HOW TO COMPLETE THIS TASK - Copy every entry exactly.

DATA FOR THIS TASK -
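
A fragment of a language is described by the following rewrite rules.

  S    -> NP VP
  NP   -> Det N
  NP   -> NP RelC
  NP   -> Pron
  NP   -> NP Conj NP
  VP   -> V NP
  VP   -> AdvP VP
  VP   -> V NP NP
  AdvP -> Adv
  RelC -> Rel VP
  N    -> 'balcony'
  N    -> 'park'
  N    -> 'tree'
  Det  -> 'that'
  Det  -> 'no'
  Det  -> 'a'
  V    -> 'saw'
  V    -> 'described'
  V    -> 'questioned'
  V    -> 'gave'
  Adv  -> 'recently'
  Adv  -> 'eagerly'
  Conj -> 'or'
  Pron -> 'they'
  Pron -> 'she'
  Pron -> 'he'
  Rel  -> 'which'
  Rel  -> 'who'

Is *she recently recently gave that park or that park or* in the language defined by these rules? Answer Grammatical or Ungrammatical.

Ungrammatical

For S → NP VP, the only prefix that parses as NP is 'she', but the remainder 'recently recently gave that park or that park or' is not a VP under these rules.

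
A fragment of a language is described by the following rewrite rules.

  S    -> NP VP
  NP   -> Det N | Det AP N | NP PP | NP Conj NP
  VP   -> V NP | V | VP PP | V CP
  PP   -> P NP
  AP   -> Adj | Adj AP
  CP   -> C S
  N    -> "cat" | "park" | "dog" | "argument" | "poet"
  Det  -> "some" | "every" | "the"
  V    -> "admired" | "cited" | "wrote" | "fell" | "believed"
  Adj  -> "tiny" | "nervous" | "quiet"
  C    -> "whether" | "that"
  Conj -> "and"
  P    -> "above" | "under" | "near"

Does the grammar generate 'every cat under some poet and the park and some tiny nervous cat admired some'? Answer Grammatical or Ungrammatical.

Ungrammatical

For S → NP VP, every NP-prefix leaves a non-VP remainder: after 'every cat' the remainder is not a VP; after 'every cat under some poet' the remainder is not a VP; after 'every cat under some poet and the park' the remainder is not a VP (and 1 more).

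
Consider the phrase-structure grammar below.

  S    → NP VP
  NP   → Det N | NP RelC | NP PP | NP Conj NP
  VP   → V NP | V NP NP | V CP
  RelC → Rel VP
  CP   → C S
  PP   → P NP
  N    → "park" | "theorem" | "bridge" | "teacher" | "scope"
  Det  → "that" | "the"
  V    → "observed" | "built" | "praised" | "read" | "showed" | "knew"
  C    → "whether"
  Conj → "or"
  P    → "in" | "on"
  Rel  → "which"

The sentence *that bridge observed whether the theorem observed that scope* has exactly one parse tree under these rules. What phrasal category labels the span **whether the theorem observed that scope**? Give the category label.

[S [NP [Det that] [N bridge]] [VP [V observed] [CP [C whether] [S [NP [Det the] [N theorem]] [VP [V observed] [NP [Det that] [N scope]]]]]]]
The span 'whether the theorem observed that scope' is the CP node built by CP → C S.

CP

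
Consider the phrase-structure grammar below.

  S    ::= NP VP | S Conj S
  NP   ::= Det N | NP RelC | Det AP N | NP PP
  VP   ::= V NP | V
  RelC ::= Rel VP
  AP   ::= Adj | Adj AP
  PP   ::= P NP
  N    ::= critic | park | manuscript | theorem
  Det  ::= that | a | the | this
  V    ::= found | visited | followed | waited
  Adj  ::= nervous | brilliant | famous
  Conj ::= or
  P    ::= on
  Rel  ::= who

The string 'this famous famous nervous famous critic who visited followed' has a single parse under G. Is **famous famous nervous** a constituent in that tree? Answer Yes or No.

No

[S [NP [NP [Det this] [AP [Adj famous] [AP [Adj famous] [AP [Adj nervous] [AP [Adj famous]]]]] [N critic]] [RelC [Rel who] [VP [V visited]]]] [VP [V followed]]]
The smallest constituent containing 'famous famous nervous' is the AP spanning 'famous famous nervous famous'; no single node in the tree dominates exactly the given words.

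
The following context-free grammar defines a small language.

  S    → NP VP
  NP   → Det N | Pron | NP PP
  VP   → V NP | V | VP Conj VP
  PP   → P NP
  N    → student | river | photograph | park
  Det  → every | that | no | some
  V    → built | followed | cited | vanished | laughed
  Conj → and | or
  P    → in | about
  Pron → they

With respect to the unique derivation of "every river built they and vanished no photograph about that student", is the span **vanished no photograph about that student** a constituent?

Yes

[S [NP [Det every] [N river]] [VP [VP [V built] [NP [Pron they]]] [Conj and] [VP [V vanished] [NP [NP [Det no] [N photograph]] [PP [P about] [NP [Det that] [N student]]]]]]]
The words 'vanished no photograph about that student' are exhaustively dominated by a single VP node (built by VP → V NP), so they form a constituent.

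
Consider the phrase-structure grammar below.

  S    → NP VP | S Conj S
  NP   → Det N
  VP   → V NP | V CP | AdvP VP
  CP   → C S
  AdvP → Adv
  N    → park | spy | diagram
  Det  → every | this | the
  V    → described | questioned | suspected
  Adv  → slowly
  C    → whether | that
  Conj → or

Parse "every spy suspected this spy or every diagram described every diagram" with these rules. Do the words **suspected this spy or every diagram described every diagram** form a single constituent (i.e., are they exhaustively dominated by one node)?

[S [S [NP [Det every] [N spy]] [VP [V suspected] [NP [Det this] [N spy]]]] [Conj or] [S [NP [Det every] [N diagram]] [VP [V described] [NP [Det every] [N diagram]]]]]
The smallest constituent containing 'suspected this spy or every diagram described every diagram' is the S spanning 'every spy suspected this spy or every diagram described every diagram'; no single node in the tree dominates exactly the given words.

No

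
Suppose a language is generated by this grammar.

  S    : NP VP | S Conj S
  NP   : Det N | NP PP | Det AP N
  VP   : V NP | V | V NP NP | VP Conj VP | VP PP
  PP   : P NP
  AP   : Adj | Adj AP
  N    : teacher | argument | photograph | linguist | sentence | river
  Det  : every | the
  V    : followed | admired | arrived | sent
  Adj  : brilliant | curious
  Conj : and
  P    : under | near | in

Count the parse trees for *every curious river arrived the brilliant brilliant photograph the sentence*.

[S [NP [Det every] [AP [Adj curious]] [N river]] [VP [V arrived] [NP [Det the] [AP [Adj brilliant] [AP [Adj brilliant]]] [N photograph]] [NP [Det the] [N sentence]]]]
No rule offers an alternative attachment or grouping for any span, so this is the only derivation.

1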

WRITTEN RESPONSE -
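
A fragment of a language is described by the following rewrite rules.

  S    -> NP VP
  NP   -> Det N
  NP   -> NP RelC
  NP   -> Pron
  NP   -> NP Conj NP
  VP   -> V NP
  VP   -> AdvP VP
  VP   -> V NP NP
  AdvP -> Adv
  RelC -> Rel VP
  N    -> 'balcony'
  N    -> 'park'
  N    -> 'tree'
  Det  -> 'that'
  Det  -> 'no'
  Det  -> 'a'
  V    -> 'saw'
  V    -> 'described'
  V    -> 'questioned'
  V    -> 'gave'
  Adv  -> 'recently'
  Adv  -> 'eagerly'
  Conj -> 'or'
  Pron -> 'they'
  Pron -> 'she'
  Pron -> 'he'
  Rel  -> 'which'
  Rel  -> 'who'

Is *she recently recently gave that park or that park or* in the language defined by these rules? Answer Grammatical or Ungrammatical.

Ungrammatical

For S → NP VP, the only prefix that parses as NP is 'she', but the remainder 'recently recently gave that park or that park or' is not a VP under these rules.

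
A fragment of a language is described by the following rewrite rules.

  S    -> NP VP
  NP   -> Det N | Det AP N | NP PP | NP Conj NP
  VP   -> V NP | V | VP PP | V CP
  PP   -> P NP
  AP   -> Adj | Adj AP
  CP   -> C S
  N    -> "cat" | "park" | "dog" | "argument" | "poet"
  Det  -> "some" | "every" | "the"
  V    -> "admired" | "cited" | "wrote" | "fell" | "believed"
  Adj  -> "tiny" | "nervous" | "quiet"
  C    -> "whether" | "that"
  Conj -> "and"
  P    -> "above" | "under" | "near"

Does the grammar generate 'every cat under some poet and the park and some tiny nervous cat admired some'? Answer Grammatical or Ungrammatical.

Ungrammatical

For S → NP VP, every NP-prefix leaves a non-VP remainder: after 'every cat' the remainder is not a VP; after 'every cat under some poet' the remainder is not a VP; after 'every cat under some poet and the park' the remainder is not a VP (and 1 more).

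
Consider the phrase-structure grammar below.

  S    → NP VP
  NP   → Det N | NP RelC | NP PP | NP Conj NP
  VP   → V NP | V NP NP | V CP
  RelC → Rel VP
  CP   → C S
  PP   → P NP
  N    → "park" | "theorem" | "bridge" | "teacher" | "scope"
  Det  → "that" | "the"
  V    → "observed" | "built" | "praised" | "read" | "showed" | "knew"
  C    → "whether"
  Conj → "or"
  P    → "in" | "on"
  Rel  → "which"

The sentence *that bridge observed whether the theorem observed that scope* has exactly one parse tree under these rules. What phrasal category labels the span **whether the theorem observed that scope**? Give the category label.

[S [NP [Det that] [N bridge]] [VP [V observed] [CP [C whether] [S [NP [Det the] [N theorem]] [VP [V observed] [NP [Det that] [N scope]]]]]]]
The span 'whether the theorem observed that scope' is the CP node built by CP → C S.

CP

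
Consider the phrase-structure grammar below.

  S    ::= NP VP | S Conj S
  NP   ::= Det N | NP RelC | Det AP N | NP PP
  VP   ::= V NP | V
  RelC ::= Rel VP
  AP   ::= Adj | Adj AP
  PP   ::= P NP
  N    ::= critic | park | manuscript | theorem
  Det  ::= that | a | the | this
  V    ::= found | visited | followed | waited
  Adj  ::= nervous | brilliant | famous
  Conj ::= or
  P    ::= on
  Rel  ::= who

The string 'this famous famous nervous famous critic who visited followed' has a single parse under G. Is **famous famous nervous** a constituent in that tree? Answer Yes or No.

No

[S [NP [NP [Det this] [AP [Adj famous] [AP [Adj famous] [AP [Adj nervous] [AP [Adj famous]]]]] [N critic]] [RelC [Rel who] [VP [V visited]]]] [VP [V followed]]]
The smallest constituent containing 'famous famous nervous' is the AP spanning 'famous famous nervous famous'; no single node in the tree dominates exactly the given words.

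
The following context-free grammar defines a small language.

  S    → NP VP
  NP   → Det N | Pron | NP PP
  VP   → V NP | V | VP Conj VP
  PP   → P NP
  N    → student | river | photograph | park
  Det  → every | that | no | some
  V    → built | followed | cited | vanished | laughed
  Conj → and | or
  P    → in | about
  Pron → they

With respect to the unique derivation of "every river built they and vanished no photograph about that student", is the span **vanished no photograph about that student** a constituent?

Yes

[S [NP [Det every] [N river]] [VP [VP [V built] [NP [Pron they]]] [Conj and] [VP [V vanished] [NP [NP [Det no] [N photograph]] [PP [P about] [NP [Det that] [N student]]]]]]]
The words 'vanished no photograph about that student' are exhaustively dominated by a single VP node (built by VP → V NP), so they form a constituent.

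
Consider the phrase-structure grammar below.

  S    → NP VP | S Conj S
  NP   → Det N
  VP   → V NP | V CP | AdvP VP
  CP   → C S
  AdvP → Adv
  N    → park | spy | diagram
  Det  → every | this | the
  V    → described | questioned | suspected
  Adv  → slowly
  C    → whether | that
  Conj → or

Parse "every spy suspected this spy or every diagram described every diagram" with these rules. Do the words **suspected this spy or every diagram described every diagram** form a single constituent (i.e., are they exhaustively dominated by one node)?

[S [S [NP [Det every] [N spy]] [VP [V suspected] [NP [Det this] [N spy]]]] [Conj or] [S [NP [Det every] [N diagram]] [VP [V described] [NP [Det every] [N diagram]]]]]
The smallest constituent containing 'suspected this spy or every diagram described every diagram' is the S spanning 'every spy suspected this spy or every diagram described every diagram'; no single node in the tree dominates exactly the given words.

No

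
Suppose a language is generated by this grammar.

  S    : NP VP | S Conj S
  NP   : Det N | NP PP | Det AP N
  VP   : V NP | V | V NP NP | VP Conj VP | VP PP
  PP   : P NP
  AP   : Adj | Adj AP
  N    : teacher | argument | photograph | linguist | sentence | river
  Det  : every | the
  V    : followed | admired | arrived | sent
  Adj  : brilliant | curious
  Conj : and
  P    : under | near | in

Count the parse trees for *every curious river arrived the brilliant brilliant photograph the sentence*.

[S [NP [Det every] [AP [Adj curious]] [N river]] [VP [V arrived] [NP [Det the] [AP [Adj brilliant] [AP [Adj brilliant]]] [N photograph]] [NP [Det the] [N sentence]]]]
No rule offers an alternative attachment or grouping for any span, so this is the only derivation.

1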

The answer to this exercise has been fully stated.